[MATERIAL FOR THIS EXERCISE Boundary: Start]

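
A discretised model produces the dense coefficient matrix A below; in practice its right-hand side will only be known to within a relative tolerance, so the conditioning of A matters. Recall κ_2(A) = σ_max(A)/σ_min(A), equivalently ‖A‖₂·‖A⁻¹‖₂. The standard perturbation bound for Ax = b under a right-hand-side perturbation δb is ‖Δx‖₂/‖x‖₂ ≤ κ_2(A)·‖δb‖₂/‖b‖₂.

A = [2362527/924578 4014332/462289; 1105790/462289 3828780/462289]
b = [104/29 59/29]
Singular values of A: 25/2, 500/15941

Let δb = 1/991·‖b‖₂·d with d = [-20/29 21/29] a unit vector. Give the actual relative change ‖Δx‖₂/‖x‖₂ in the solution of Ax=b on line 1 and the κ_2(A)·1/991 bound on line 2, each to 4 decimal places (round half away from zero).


σ_max = 25/2, σ_min = 500/15941
κ = σ_max/σ_min = (25/2)/(500/15941) = 398.5250
κ_2(A)·‖δb‖/‖b‖ = 0.4021
solve Ax = b  →  x = [30.6963 -8.6198]
‖b‖ = 4.1231, ‖x‖ = 31.8836
with δb = [-0.0029 0.0030], A·Δx = δb → ‖Δx‖ = 0.1326
realised ‖Δx‖/‖x‖ = 0.0042
tightness: 0.0042 against a bound of 0.4021 (unrounded ratio ≈ 0.0103)

0.0042
0.4021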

[MATERIAL FOR THIS EXERCISE Boundary: End]

__TASK PROMPT__
Everything in the data above should be set down again precisely.

__RESPONSE BOX__
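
A discretised model produces the dense coefficient matrix A below; in practice its right-hand side will only be known to within a relative tolerance, so the conditioning of A matters. Recall κ_2(A) = σ_max(A)/σ_min(A), equivalently ‖A‖₂·‖A⁻¹‖₂. The standard perturbation bound for Ax = b under a right-hand-side perturbation δb is ‖Δx‖₂/‖x‖₂ ≤ κ_2(A)·‖δb‖₂/‖b‖₂.

A = [2362527/924578 4014332/462289; 1105790/462289 3828780/462289]
b = [104/29 59/29]
Singular values of A: 25/2, 500/15941

Let δb = 1/991·‖b‖₂·d with d = [-20/29 21/29] a unit vector. Give the actual relative change ‖Δx‖₂/‖x‖₂ in the solution of Ax=b on line 1 and the κ_2(A)·1/991 bound on line 2, each to 4 decimal places (round half away from zero).


σ_max = 25/2, σ_min = 500/15941
κ = σ_max/σ_min = (25/2)/(500/15941) = 398.5250
κ_2(A)·‖δb‖/‖b‖ = 0.4021
solve Ax = b  →  x = [30.6963 -8.6198]
‖b‖ = 4.1231, ‖x‖ = 31.8836
with δb = [-0.0029 0.0030], A·Δx = δb → ‖Δx‖ = 0.1326
realised ‖Δx‖/‖x‖ = 0.0042
tightness: 0.0042 against a bound of 0.4021 (unrounded ratio ≈ 0.0103)

0.0042
0.4021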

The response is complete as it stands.